# Exercise data

↓↓↓

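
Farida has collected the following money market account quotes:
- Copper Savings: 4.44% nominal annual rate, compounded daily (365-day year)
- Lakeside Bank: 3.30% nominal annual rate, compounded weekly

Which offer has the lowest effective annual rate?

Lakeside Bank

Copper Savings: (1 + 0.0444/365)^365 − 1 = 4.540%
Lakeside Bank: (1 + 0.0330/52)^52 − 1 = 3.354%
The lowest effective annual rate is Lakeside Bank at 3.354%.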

↑↑↑
↓↓↓

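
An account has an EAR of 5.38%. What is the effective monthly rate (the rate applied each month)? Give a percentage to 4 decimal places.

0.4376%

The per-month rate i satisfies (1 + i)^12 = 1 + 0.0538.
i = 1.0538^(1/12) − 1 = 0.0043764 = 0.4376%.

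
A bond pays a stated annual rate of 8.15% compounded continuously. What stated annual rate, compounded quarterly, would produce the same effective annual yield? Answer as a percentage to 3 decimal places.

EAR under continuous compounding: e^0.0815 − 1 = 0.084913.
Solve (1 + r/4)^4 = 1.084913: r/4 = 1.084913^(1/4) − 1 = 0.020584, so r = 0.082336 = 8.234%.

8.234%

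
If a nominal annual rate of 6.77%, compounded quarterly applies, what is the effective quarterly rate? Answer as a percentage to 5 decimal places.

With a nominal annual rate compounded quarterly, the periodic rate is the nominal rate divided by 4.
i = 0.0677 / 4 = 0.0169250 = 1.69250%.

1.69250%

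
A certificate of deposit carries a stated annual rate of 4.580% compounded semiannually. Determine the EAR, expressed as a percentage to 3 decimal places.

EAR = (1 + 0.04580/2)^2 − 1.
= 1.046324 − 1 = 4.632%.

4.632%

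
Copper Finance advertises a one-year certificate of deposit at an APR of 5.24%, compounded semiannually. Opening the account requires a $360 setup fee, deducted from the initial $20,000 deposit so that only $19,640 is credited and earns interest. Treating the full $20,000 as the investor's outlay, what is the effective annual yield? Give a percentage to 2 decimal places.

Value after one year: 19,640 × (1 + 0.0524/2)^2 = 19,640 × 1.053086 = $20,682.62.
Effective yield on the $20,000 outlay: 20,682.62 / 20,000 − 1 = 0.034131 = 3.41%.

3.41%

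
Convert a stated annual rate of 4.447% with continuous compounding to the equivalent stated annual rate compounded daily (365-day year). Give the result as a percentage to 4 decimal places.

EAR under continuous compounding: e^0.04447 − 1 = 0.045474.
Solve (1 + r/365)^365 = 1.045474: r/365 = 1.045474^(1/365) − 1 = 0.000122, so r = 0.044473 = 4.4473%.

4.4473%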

↑↑↑

# Exercise requirements
Please transcribe exactly the lines above from the line that has "Farida has collected" up to and including the line that has "- Lakeside Bank: 3.30%"; no other line belongs in the answer.

# Exercise solution
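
Farida has collected the following money market account quotes:
- Copper Savings: 4.44% nominal annual rate, compounded daily (365-day year)
- Lakeside Bank: 3.30% nominal annual rate, compounded weekly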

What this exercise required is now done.